(Dataset records)
────────

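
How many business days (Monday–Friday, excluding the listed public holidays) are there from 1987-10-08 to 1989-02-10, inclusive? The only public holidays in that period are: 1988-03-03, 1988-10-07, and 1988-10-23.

350 business days

1987-10-08 is a Thursday.
The range spans 492 days (inclusive of both endpoints).
492 = 7 × 70 + 2, so there are 70 full weeks plus 2 extra days.
Each full week contributes 5 weekdays (Mon–Fri): 70 × 5 = 350.
The 2 extra days are Thu, Fri — 2 of them qualify.
Total: 350 + 2 = 352.
Holidays: 1988-03-03 (Thu); 1988-10-07 (Fri); 1988-10-23 (Sun).
2 of the 3 holidays fall on weekdays; the rest are weekends and were already excluded.
Business days: 352 − 2 = 350.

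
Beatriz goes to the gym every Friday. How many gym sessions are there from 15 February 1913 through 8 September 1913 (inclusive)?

29

15 February 1913 is a Saturday.
That's 206 days from start to end, counting both.
206 = 7 × 29 + 3, so there are 29 full weeks plus 3 extra days.
Each full week contributes one Friday: 29 so far.
The 3 extra days are Saturday, Sunday, Monday — none qualify.
Total: 29 + 0 = 29.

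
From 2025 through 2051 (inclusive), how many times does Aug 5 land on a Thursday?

4

Day of week of August 5 in each year:
2025: Tue, 2026: Wed, 2027: Thu ✓, 2028: Sat, 2029: Sun, 2030: Mon, 2031: Tue, 2032: Thu ✓, 2033: Fri, 2034: Sat, 2035: Sun, 2036: Tue, 2037: Wed, 2038: Thu ✓, 2039: Fri, 2040: Sun, 2041: Mon, 2042: Tue, 2043: Wed, 2044: Fri, 2045: Sat, 2046: Sun, 2047: Mon, 2048: Wed, 2049: Thu ✓, 2050: Fri, 2051: Sat
Thursdays: 2027, 2032, 2038, 2049.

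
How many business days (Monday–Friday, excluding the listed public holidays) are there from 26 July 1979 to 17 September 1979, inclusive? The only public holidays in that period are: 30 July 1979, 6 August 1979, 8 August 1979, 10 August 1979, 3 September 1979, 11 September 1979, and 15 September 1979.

32 business days

26 July 1979 is a Thursday.
From 26 July 1979 to 17 September 1979 is 54 days inclusive.
54 = 7 × 7 + 5, so there are 7 full weeks plus 5 extra days.
Each full week contributes 5 weekdays (Mon–Fri): 7 × 5 = 35.
The 5 extra days are Thursday, Friday, Saturday, Sunday, Monday — 3 of them qualify.
Total: 35 + 3 = 38.
Holidays: 30 July 1979 (Mon); 6 August 1979 (Mon); 8 August 1979 (Wed); 10 August 1979 (Fri); 3 September 1979 (Mon); 11 September 1979 (Tue); 15 September 1979 (Sat).
6 of the 7 holidays fall on weekdays; the rest are weekends and were already excluded.
Business days: 38 − 6 = 32.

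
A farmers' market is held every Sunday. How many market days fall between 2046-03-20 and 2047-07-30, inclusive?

2046-03-20 is a Tuesday.
That's 498 days from start to end, counting both.
498 = 7 × 71 + 1, so there are 71 full weeks plus 1 extra day.
Each full week contributes one Sunday: 71 so far.
The 1 extra day is Tuesday — none qualify.
Total: 71 + 0 = 71.

71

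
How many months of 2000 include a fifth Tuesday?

4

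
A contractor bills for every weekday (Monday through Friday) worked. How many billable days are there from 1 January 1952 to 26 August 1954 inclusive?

693

1 January 1952 is a Tuesday.
The range spans 969 days (inclusive of both endpoints).
969 = 7 × 138 + 3, so there are 138 full weeks plus 3 extra days.
Each full week contributes 5 weekdays (Mon–Fri): 138 × 5 = 690.
The 3 extra days are Tuesday, Wednesday, Thursday — 3 of them qualify.
Total: 690 + 3 = 693.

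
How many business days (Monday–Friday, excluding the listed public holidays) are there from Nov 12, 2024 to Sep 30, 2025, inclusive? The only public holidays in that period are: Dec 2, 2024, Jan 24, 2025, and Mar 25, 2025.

228

Nov 12, 2024 is a Tuesday.
That's 323 days from start to end, counting both.
323 = 7 × 46 + 1, so there are 46 full weeks plus 1 extra day.
Each full week contributes 5 weekdays (Mon–Fri): 46 × 5 = 230.
The 1 extra day is Tue — 1 of them qualifies.
Total: 230 + 1 = 231.
Holidays: Dec 2, 2024 (Mon); Jan 24, 2025 (Fri); Mar 25, 2025 (Tue).
All 3 holidays fall on weekdays, so subtract 3.
Business days: 231 − 3 = 228.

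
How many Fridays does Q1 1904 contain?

13

1 January 1904 is a Friday.
From 1 January 1904 to 31 March 1904 is 91 days inclusive.
91 = 7 × 13, so the span is exactly 13 full weeks.
Each full week contributes one Friday: 13 so far.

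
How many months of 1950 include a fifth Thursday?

4

A month has five Thursdays exactly when Thursday falls within its first (length − 28) days.
Jan: 31 days, starts Sun → 5 of Sun, Mon, Tue
Feb: 28 days, starts Wed → 5 of (none)
Mar: 31 days, starts Wed → 5 of Wed, Thu, Fri ✓
Apr: 30 days, starts Sat → 5 of Sat, Sun
May: 31 days, starts Mon → 5 of Mon, Tue, Wed
Jun: 30 days, starts Thu → 5 of Thu, Fri ✓
Jul: 31 days, starts Sat → 5 of Sat, Sun, Mon
Aug: 31 days, starts Tue → 5 of Tue, Wed, Thu ✓
Sep: 30 days, starts Fri → 5 of Fri, Sat
Oct: 31 days, starts Sun → 5 of Sun, Mon, Tue
Nov: 30 days, starts Wed → 5 of Wed, Thu ✓
Dec: 31 days, starts Fri → 5 of Fri, Sat, Sun
Months with five Thursdays: Mar, Jun, Aug, Nov.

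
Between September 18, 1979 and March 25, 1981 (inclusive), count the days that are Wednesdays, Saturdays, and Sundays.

September 18, 1979 is a Tuesday.
From September 18, 1979 to March 25, 1981 is 555 days inclusive.
555 = 7 × 79 + 2, so there are 79 full weeks plus 2 extra days.
Each full week contributes 3 days from the set (Wed, Sat, Sun): 79 × 3 = 237.
The 2 extra days are Tuesday, Wednesday — 1 of them qualifies.
Total: 237 + 1 = 238.

238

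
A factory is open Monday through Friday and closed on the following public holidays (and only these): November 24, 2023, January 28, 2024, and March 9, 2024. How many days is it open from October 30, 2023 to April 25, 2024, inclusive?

October 30, 2023 is a Monday.
That's 179 days from start to end, counting both.
179 = 7 × 25 + 4, so there are 25 full weeks plus 4 extra days.
Each full week contributes 5 weekdays (Mon–Fri): 25 × 5 = 125.
The 4 extra days are Mon, Tue, Wed, Thu — 4 of them qualify.
Total: 125 + 4 = 129.
Holidays: November 24, 2023 (Fri); January 28, 2024 (Sun); March 9, 2024 (Sat).
1 of the 3 holidays fall on weekdays; the rest are weekends and were already excluded.
Business days: 129 − 1 = 128.

128 working days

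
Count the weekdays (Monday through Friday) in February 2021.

20

1 February 2021 is a Monday.
The range spans 28 days (inclusive of both endpoints).
28 = 7 × 4, so the span is exactly 4 full weeks.
Each full week contributes 5 weekdays (Mon–Fri): 4 × 5 = 20.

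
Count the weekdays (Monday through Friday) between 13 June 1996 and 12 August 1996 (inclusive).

13 June 1996 is a Thursday.
The range spans 61 days (inclusive of both endpoints).
61 = 7 × 8 + 5, so there are 8 full weeks plus 5 extra days.
Each full week contributes 5 weekdays (Mon–Fri): 8 × 5 = 40.
The 5 extra days are Thursday, Friday, Saturday, Sunday, Monday — 3 of them qualify.
Total: 40 + 3 = 43.

43 weekdays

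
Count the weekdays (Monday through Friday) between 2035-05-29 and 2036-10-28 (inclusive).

2035-05-29 is a Tuesday.
The range spans 519 days (inclusive of both endpoints).
519 = 7 × 74 + 1, so there are 74 full weeks plus 1 extra day.
Each full week contributes 5 weekdays (Mon–Fri): 74 × 5 = 370.
The 1 extra day is Tue — 1 of them qualifies.
Total: 370 + 1 = 371.

371 weekdays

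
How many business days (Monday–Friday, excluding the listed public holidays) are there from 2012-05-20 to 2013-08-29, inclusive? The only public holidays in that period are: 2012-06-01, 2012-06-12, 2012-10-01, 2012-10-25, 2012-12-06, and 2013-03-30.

329

2012-05-20 is a Sunday.
From 2012-05-20 to 2013-08-29 is 467 days inclusive.
467 = 7 × 66 + 5, so there are 66 full weeks plus 5 extra days.
Each full week contributes 5 weekdays (Mon–Fri): 66 × 5 = 330.
The 5 extra days are Sunday, Monday, Tuesday, Wednesday, Thursday — 4 of them qualify.
Total: 330 + 4 = 334.
Holidays: 2012-06-01 (Fri); 2012-06-12 (Tue); 2012-10-01 (Mon); 2012-10-25 (Thu); 2012-12-06 (Thu); 2013-03-30 (Sat).
5 of the 6 holidays fall on weekdays; the rest are weekends and were already excluded.
Business days: 334 − 5 = 329.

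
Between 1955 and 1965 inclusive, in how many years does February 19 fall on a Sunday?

Day of week of February 19 in each year:
1955: Sat, 1956: Sun ✓, 1957: Tue, 1958: Wed, 1959: Thu, 1960: Fri, 1961: Sun ✓, 1962: Mon, 1963: Tue, 1964: Wed, 1965: Fri
Sundays: 1956, 1961.

2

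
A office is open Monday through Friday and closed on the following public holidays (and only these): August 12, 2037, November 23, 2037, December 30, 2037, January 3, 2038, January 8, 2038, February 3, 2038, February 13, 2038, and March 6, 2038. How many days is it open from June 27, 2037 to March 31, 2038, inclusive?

June 27, 2037 is a Saturday.
From June 27, 2037 to March 31, 2038 is 278 days inclusive.
278 = 7 × 39 + 5, so there are 39 full weeks plus 5 extra days.
Each full week contributes 5 weekdays (Mon–Fri): 39 × 5 = 195.
The 5 extra days are Saturday, Sunday, Monday, Tuesday, Wednesday — 3 of them qualify.
Total: 195 + 3 = 198.
Holidays: August 12, 2037 (Wed); November 23, 2037 (Mon); December 30, 2037 (Wed); January 3, 2038 (Sun); January 8, 2038 (Fri); February 3, 2038 (Wed); February 13, 2038 (Sat); March 6, 2038 (Sat).
5 of the 8 holidays fall on weekdays; the rest are weekends and were already excluded.
Business days: 198 − 5 = 193.

193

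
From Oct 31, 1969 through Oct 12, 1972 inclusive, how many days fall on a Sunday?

154

Oct 31, 1969 is a Friday.
That's 1078 days from start to end, counting both.
1078 = 7 × 154, so the span is exactly 154 full weeks.
Each full week contributes one Sunday: 154 so far.
Total: 154.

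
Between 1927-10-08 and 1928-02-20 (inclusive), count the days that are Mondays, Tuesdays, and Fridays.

1927-10-08 is a Saturday.
That's 136 days from start to end, counting both.
136 = 7 × 19 + 3, so there are 19 full weeks plus 3 extra days.
Each full week contributes 3 days from the set (Mon, Tue, Fri): 19 × 3 = 57.
The 3 extra days are Sat, Sun, Mon — 1 of them qualifies.
Total: 57 + 1 = 58.

58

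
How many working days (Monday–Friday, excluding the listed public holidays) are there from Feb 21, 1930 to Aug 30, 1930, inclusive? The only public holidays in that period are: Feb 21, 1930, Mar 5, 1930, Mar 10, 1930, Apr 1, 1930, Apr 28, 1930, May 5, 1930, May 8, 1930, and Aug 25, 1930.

128 working days

Feb 21, 1930 is a Friday.
The range spans 191 days (inclusive of both endpoints).
191 = 7 × 27 + 2, so there are 27 full weeks plus 2 extra days.
Each full week contributes 5 weekdays (Mon–Fri): 27 × 5 = 135.
The 2 extra days are Fri, Sat — 1 of them qualifies.
Total: 135 + 1 = 136.
Holidays: Feb 21, 1930 (Fri); Mar 5, 1930 (Wed); Mar 10, 1930 (Mon); Apr 1, 1930 (Tue); Apr 28, 1930 (Mon); May 5, 1930 (Mon); May 8, 1930 (Thu); Aug 25, 1930 (Mon).
All 8 holidays fall on weekdays, so subtract 8.
Business days: 136 − 8 = 128.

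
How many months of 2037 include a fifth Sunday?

4

A month has five Sundays exactly when Sunday falls within its first (length − 28) days.
Jan: 31 days, starts Thu → 5 of Thu, Fri, Sat
Feb: 28 days, starts Sun → 5 of (none)
Mar: 31 days, starts Sun → 5 of Sun, Mon, Tue ✓
Apr: 30 days, starts Wed → 5 of Wed, Thu
May: 31 days, starts Fri → 5 of Fri, Sat, Sun ✓
Jun: 30 days, starts Mon → 5 of Mon, Tue
Jul: 31 days, starts Wed → 5 of Wed, Thu, Fri
Aug: 31 days, starts Sat → 5 of Sat, Sun, Mon ✓
Sep: 30 days, starts Tue → 5 of Tue, Wed
Oct: 31 days, starts Thu → 5 of Thu, Fri, Sat
Nov: 30 days, starts Sun → 5 of Sun, Mon ✓
Dec: 31 days, starts Tue → 5 of Tue, Wed, Thu
Months with five Sundays: Mar, May, Aug, Nov.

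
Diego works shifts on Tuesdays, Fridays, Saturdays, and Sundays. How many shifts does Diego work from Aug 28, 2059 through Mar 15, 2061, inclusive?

324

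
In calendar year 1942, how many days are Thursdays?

53

Jan 1, 1942 is a Thursday.
From Jan 1, 1942 to Dec 31, 1942 is 365 days inclusive.
365 = 7 × 52 + 1, so there are 52 full weeks plus 1 extra day.
Each full week contributes one Thursday: 52 so far.
The 1 extra day is Thursday — 1 of them qualifies.
Total: 52 + 1 = 53.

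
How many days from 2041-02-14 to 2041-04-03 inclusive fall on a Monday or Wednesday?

2041-02-14 is a Thursday.
That's 49 days from start to end, counting both.
49 = 7 × 7, so the span is exactly 7 full weeks.
Each full week contributes 2 days from the set (Mon, Wed): 7 × 2 = 14.

14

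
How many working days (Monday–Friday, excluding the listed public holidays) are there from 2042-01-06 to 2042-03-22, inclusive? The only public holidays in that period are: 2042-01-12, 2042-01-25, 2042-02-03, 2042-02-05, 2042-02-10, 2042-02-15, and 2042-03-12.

51 working days

2042-01-06 is a Monday.
That's 76 days from start to end, counting both.
76 = 7 × 10 + 6, so there are 10 full weeks plus 6 extra days.
Each full week contributes 5 weekdays (Mon–Fri): 10 × 5 = 50.
The 6 extra days are Monday, Tuesday, Wednesday, Thursday, Friday, Saturday — 5 of them qualify.
Total: 50 + 5 = 55.
Holidays: 2042-01-12 (Sun); 2042-01-25 (Sat); 2042-02-03 (Mon); 2042-02-05 (Wed); 2042-02-10 (Mon); 2042-02-15 (Sat); 2042-03-12 (Wed).
4 of the 7 holidays fall on weekdays; the rest are weekends and were already excluded.
Business days: 55 − 4 = 51.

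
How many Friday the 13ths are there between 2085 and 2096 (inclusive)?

21

Friday-the-13ths by year:
2085: Apr, Jul
2086: Sep, Dec
2087: Jun
2088: Feb, Aug
2089: May
2090: Jan, Oct
2091: Apr, Jul
2092: Jun
2093: Feb, Mar, Nov
2094: Aug
2095: May
2096: Jan, Apr, Jul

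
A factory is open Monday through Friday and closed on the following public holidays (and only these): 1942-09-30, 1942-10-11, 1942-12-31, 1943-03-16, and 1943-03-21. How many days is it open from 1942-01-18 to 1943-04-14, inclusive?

320

1942-01-18 is a Sunday.
The range spans 452 days (inclusive of both endpoints).
452 = 7 × 64 + 4, so there are 64 full weeks plus 4 extra days.
Each full week contributes 5 weekdays (Mon–Fri): 64 × 5 = 320.
The 4 extra days are Sun, Mon, Tue, Wed — 3 of them qualify.
Total: 320 + 3 = 323.
Holidays: 1942-09-30 (Wed); 1942-10-11 (Sun); 1942-12-31 (Thu); 1943-03-16 (Tue); 1943-03-21 (Sun).
3 of the 5 holidays fall on weekdays; the rest are weekends and were already excluded.
Business days: 323 − 3 = 320.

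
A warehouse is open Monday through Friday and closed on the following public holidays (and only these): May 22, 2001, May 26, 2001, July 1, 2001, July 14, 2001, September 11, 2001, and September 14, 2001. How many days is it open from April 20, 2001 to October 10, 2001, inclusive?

121 working days

April 20, 2001 is a Friday.
From April 20, 2001 to October 10, 2001 is 174 days inclusive.
174 = 7 × 24 + 6, so there are 24 full weeks plus 6 extra days.
Each full week contributes 5 weekdays (Mon–Fri): 24 × 5 = 120.
The 6 extra days are Fri, Sat, Sun, Mon, Tue, Wed — 4 of them qualify.
Total: 120 + 4 = 124.
Holidays: May 22, 2001 (Tue); May 26, 2001 (Sat); July 1, 2001 (Sun); July 14, 2001 (Sat); September 11, 2001 (Tue); September 14, 2001 (Fri).
3 of the 6 holidays fall on weekdays; the rest are weekends and were already excluded.
Business days: 124 − 3 = 121.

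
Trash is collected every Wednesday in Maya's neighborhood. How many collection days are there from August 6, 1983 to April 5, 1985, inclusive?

87

August 6, 1983 is a Saturday.
From August 6, 1983 to April 5, 1985 is 609 days inclusive.
609 = 7 × 87, so the span is exactly 87 full weeks.
Each full week contributes one Wednesday: 87 so far.
Total: 87.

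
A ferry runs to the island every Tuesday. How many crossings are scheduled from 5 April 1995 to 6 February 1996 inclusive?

44 Tuesdays

5 April 1995 is a Wednesday.
From 5 April 1995 to 6 February 1996 is 308 days inclusive.
308 = 7 × 44, so the span is exactly 44 full weeks.
Each full week contributes one Tuesday: 44 so far.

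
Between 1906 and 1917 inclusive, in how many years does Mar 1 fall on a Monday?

2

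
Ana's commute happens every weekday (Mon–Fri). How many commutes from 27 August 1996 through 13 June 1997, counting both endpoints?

209

27 August 1996 is a Tuesday.
From 27 August 1996 to 13 June 1997 is 291 days inclusive.
291 = 7 × 41 + 4, so there are 41 full weeks plus 4 extra days.
Each full week contributes 5 weekdays (Mon–Fri): 41 × 5 = 205.
The 4 extra days are Tuesday, Wednesday, Thursday, Friday — 4 of them qualify.
Total: 205 + 4 = 209.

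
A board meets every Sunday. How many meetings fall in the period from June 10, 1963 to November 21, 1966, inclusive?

180

June 10, 1963 is a Monday.
That's 1261 days from start to end, counting both.
1261 = 7 × 180 + 1, so there are 180 full weeks plus 1 extra day.
Each full week contributes one Sunday: 180 so far.
The 1 extra day is Mon — none qualify.
Total: 180 + 0 = 180.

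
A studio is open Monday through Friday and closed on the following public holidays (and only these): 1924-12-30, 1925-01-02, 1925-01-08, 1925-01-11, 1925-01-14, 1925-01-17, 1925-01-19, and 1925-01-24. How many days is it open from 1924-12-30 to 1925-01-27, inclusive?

16

1924-12-30 is a Tuesday.
From 1924-12-30 to 1925-01-27 is 29 days inclusive.
29 = 7 × 4 + 1, so there are 4 full weeks plus 1 extra day.
Each full week contributes 5 weekdays (Mon–Fri): 4 × 5 = 20.
The 1 extra day is Tuesday — 1 of them qualifies.
Total: 20 + 1 = 21.
Holidays: 1924-12-30 (Tue); 1925-01-02 (Fri); 1925-01-08 (Thu); 1925-01-11 (Sun); 1925-01-14 (Wed); 1925-01-17 (Sat); 1925-01-19 (Mon); 1925-01-24 (Sat).
5 of the 8 holidays fall on weekdays; the rest are weekends and were already excluded.
Business days: 21 − 5 = 16.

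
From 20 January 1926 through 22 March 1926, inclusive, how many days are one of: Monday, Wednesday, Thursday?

20 January 1926 is a Wednesday.
From 20 January 1926 to 22 March 1926 is 62 days inclusive.
62 = 7 × 8 + 6, so there are 8 full weeks plus 6 extra days.
Each full week contributes 3 days from the set (Mon, Wed, Thu): 8 × 3 = 24.
The 6 extra days are Wed, Thu, Fri, Sat, Sun, Mon — 3 of them qualify.
Total: 24 + 3 = 27.

27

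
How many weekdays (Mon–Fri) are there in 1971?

261

Jan 1, 1971 is a Friday.
That's 365 days from start to end, counting both.
365 = 7 × 52 + 1, so there are 52 full weeks plus 1 extra day.
Each full week contributes 5 weekdays (Mon–Fri): 52 × 5 = 260.
The 1 extra day is Friday — 1 of them qualifies.
Total: 260 + 1 = 261.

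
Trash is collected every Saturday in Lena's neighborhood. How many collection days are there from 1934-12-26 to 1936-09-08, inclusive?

89 Saturdays

1934-12-26 is a Wednesday.
That's 623 days from start to end, counting both.
623 = 7 × 89, so the span is exactly 89 full weeks.
Each full week contributes one Saturday: 89 so far.
Total: 89.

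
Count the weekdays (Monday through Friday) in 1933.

1 January 1933 is a Sunday.
From 1 January 1933 to 31 December 1933 is 365 days inclusive.
365 = 7 × 52 + 1, so there are 52 full weeks plus 1 extra day.
Each full week contributes 5 weekdays (Mon–Fri): 52 × 5 = 260.
The 1 extra day is Sun — none qualify.
Total: 260 + 0 = 260.

260 weekdays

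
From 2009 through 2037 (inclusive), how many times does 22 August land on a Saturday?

Day of week of August 22 in each year:
2009: Sat ✓, 2010: Sun, 2011: Mon, 2012: Wed, 2013: Thu, 2014: Fri, 2015: Sat ✓, 2016: Mon, 2017: Tue, 2018: Wed, 2019: Thu, 2020: Sat ✓, 2021: Sun, 2022: Mon, 2023: Tue, 2024: Thu, 2025: Fri, 2026: Sat ✓, 2027: Sun, 2028: Tue, 2029: Wed, 2030: Thu, 2031: Fri, 2032: Sun, 2033: Mon, 2034: Tue, 2035: Wed, 2036: Fri, 2037: Sat ✓
Saturdays: 2009, 2015, 2020, 2026, 2037.

5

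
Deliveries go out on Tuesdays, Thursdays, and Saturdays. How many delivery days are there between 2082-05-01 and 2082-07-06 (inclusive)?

28

2082-05-01 is a Friday.
From 2082-05-01 to 2082-07-06 is 67 days inclusive.
67 = 7 × 9 + 4, so there are 9 full weeks plus 4 extra days.
Each full week contributes 3 days from the set (Tue, Thu, Sat): 9 × 3 = 27.
The 4 extra days are Friday, Saturday, Sunday, Monday — 1 of them qualifies.
Total: 27 + 1 = 28.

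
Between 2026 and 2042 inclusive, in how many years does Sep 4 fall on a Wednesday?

2

Day of week of September 4 in each year:
2026: Fri, 2027: Sat, 2028: Mon, 2029: Tue, 2030: Wed ✓, 2031: Thu, 2032: Sat, 2033: Sun, 2034: Mon, 2035: Tue, 2036: Thu, 2037: Fri, 2038: Sat, 2039: Sun, 2040: Tue, 2041: Wed ✓, 2042: Thu
Wednesdays: 2030, 2041.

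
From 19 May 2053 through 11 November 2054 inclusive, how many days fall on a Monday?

78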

────────

**Work required**: Only the lines from the one holding "From 19 May" to the end of the entries above belong in the answer, each copied exactly.

**Exercise output**:
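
From 19 May 2053 through 11 November 2054 inclusive, how many days fall on a Monday?

78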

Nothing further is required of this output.